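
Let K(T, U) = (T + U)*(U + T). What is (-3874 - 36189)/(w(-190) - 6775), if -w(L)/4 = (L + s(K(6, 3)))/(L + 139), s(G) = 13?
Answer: 681071/115411 ≈ 5.9013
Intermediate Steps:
K(T, U) = (T + U)² (K(T, U) = (T + U)*(T + U) = (T + U)²)
w(L) = -4*(13 + L)/(139 + L) (w(L) = -4*(L + 13)/(L + 139) = -4*(13 + L)/(139 + L))
(-3874 - 36189)/(w(-190) - 6775) = (-3874 - 36189)/(4*(-13 - 1*(-190))/(139 - 190) - 6775) = -40063/(4*(-13 + 190)/(-51) - 6775) = -40063/(4*(-1/51)*177 - 6775) = -40063/(-236/17 - 6775) = -40063/(-115411/17) = -40063*(-17/115411) = 681071/115411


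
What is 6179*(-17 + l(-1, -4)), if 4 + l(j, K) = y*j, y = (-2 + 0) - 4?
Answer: -92685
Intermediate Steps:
y = -6 (y = -2 - 4 = -6)
l(j, K) = -4 - 6*j
6179*(-17 + l(-1, -4)) = 6179*(-17 + (-4 - 6*(-1))) = 6179*(-17 + (-4 + 6)) = 6179*(-17 + 2) = 6179*(-15) = -92685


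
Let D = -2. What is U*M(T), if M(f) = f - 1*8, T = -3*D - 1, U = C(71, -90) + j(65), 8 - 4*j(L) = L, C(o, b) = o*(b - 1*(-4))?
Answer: 73443/4 ≈ 18361.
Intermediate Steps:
C(o, b) = o*(4 + b) (C(o, b) = o*(b + 4) = o*(4 + b))
j(L) = 2 - L/4
U = -24481/4 (U = 71*(4 - 90) + (2 - ¼*65) = 71*(-86) + (2 - 65/4) = -6106 - 57/4 = -24481/4 ≈ -6120.3)
T = 5 (T = -3*(-2) - 1 = 6 - 1 = 5)
M(f) = -8 + f (M(f) = f - 8 = -8 + f)
U*M(T) = -24481*(-8 + 5)/4 = -24481/4*(-3) = 73443/4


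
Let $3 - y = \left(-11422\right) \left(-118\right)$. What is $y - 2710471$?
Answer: $-4058264$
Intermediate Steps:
$y = -1347793$ ($y = 3 - \left(-11422\right) \left(-118\right) = 3 - 1347796 = -1347793$)
$y - 2710471 = -1347793 - 2710471 = -4058264$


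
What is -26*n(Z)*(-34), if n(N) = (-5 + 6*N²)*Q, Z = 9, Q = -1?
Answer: -425204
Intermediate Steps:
n(N) = 5 - 6*N² (n(N) = (-5 + 6*N²)*(-1) = 5 - 6*N²)
-26*n(Z)*(-34) = -26*(5 - 6*9²)*(-34) = -26*(5 - 6*81)*(-34) = -26*(5 - 486)*(-34) = -26*(-481)*(-34) = 12506*(-34) = -425204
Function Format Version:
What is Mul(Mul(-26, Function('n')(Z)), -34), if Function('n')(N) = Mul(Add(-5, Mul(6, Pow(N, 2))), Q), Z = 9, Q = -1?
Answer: -425204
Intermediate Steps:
Function('n')(N) = Add(5, Mul(-6, Pow(N, 2))) (Function('n')(N) = Mul(Add(-5, Mul(6, Pow(N, 2))), -1) = Add(5, Mul(-6, Pow(N, 2))))
Mul(Mul(-26, Function('n')(Z)), -34) = Mul(Mul(-26, Add(5, Mul(-6, Pow(9, 2)))), -34) = Mul(Mul(-26, Add(5, Mul(-6, 81))), -34) = Mul(Mul(-26, Add(5, -486)), -34) = Mul(Mul(-26, -481), -34) = Mul(12506, -34) = -425204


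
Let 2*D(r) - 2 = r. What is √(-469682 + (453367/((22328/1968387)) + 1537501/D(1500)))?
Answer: √2776634865115094567702/8384164 ≈ 6284.9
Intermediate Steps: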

◇ ◇ ◇

## WORK INSTRUCTION:
Please transcribe the data exactly from its first line. End with the line that contains "Answer: 681071/115411 ≈ 5.9013".

## EXERCISE SOLUTION:
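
Let K(T, U) = (T + U)*(U + T). What is (-3874 - 36189)/(w(-190) - 6775), if -w(L)/4 = (L + s(K(6, 3)))/(L + 139), s(G) = 13?
Answer: 681071/115411 ≈ 5.9013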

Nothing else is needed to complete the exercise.